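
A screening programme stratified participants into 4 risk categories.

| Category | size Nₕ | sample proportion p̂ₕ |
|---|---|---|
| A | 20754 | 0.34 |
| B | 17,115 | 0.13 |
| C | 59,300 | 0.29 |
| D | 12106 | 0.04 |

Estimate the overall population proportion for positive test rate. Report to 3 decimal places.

0.247

N = 20754 + 17115 + 59300 + 12106 = 109275.
Overall proportion = Σ (Nₕ/N)·p̂ₕ.
Σ Nₕp̂ₕ = 7056.36 + 2224.95 + 17197 + 484.24 = 26962.55.
26962.55 / 109275 = 0.24674... → 0.247.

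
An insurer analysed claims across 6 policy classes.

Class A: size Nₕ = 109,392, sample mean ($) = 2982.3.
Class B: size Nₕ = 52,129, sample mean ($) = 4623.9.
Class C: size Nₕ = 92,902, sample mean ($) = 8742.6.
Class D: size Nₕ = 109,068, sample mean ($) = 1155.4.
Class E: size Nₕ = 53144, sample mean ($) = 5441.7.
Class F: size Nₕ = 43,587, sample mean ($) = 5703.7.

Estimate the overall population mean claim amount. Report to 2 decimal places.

N = 109392 + 52129 + 92902 + 109068 + 53144 + 43587 = 460222.
The stratified mean weights each stratum mean by its population share Nₕ/N.
Σ Nₕx̄ₕ = 109392·2982.3 + 52129·4623.9 + 92902·8742.6 + 109068·1155.4 + 53144·5441.7 + 43587·5703.7 = 326239761.6 + 241039283.1 + 812205025.2 + 126017167.2 + 289193704.8 + 248607171.9 = 2043302113.8.
Divide by N: 2043302113.8 / 460222 = 4439.8184... → 4439.82.

4439.82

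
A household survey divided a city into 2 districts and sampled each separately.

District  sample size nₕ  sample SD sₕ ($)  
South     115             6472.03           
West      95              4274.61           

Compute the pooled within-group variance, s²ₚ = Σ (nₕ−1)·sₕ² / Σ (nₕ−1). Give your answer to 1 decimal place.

31215062.3

South: (115−1)·6472.03² = 114·41887172.3209 = 4775137644.5826
West: (95−1)·4274.61² = 94·18272290.6521 = 1717595321.2974
Numerator = 6492732965.88; denominator = Σ(nₕ−1) = 208.
s²ₚ = 6492732965.88/208 = 31215062.336... → 31215062.3.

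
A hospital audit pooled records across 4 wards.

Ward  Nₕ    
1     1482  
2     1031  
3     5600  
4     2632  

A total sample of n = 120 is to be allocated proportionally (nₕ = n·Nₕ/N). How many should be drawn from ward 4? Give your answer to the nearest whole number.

N = 1482 + 1031 + 5600 + 2632 = 10745.
n_4 = 120·2632/10745 = 29.394... → 29.

29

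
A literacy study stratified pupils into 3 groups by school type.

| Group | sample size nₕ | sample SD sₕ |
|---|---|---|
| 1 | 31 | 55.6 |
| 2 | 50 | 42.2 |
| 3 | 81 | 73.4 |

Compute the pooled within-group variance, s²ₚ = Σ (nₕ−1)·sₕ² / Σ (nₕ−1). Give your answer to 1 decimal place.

3842.8

Degrees of freedom: 30 + 49 + 80 = 159.
Σ(nₕ−1)sₕ² = 30·3091.36 + 49·1780.84 + 80·5387.56 = 611006.76.
s²ₚ = 611006.76 / 159 = 3842.810... → 3842.8.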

━━━━━━

=== TASK DETAILS ===
Check each line of the material for "across". Copy the ones that have it.

=== COMPLETED EXERCISE ===
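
An insurer analysed claims across 6 policy classes.
A hospital audit pooled records across 4 wards.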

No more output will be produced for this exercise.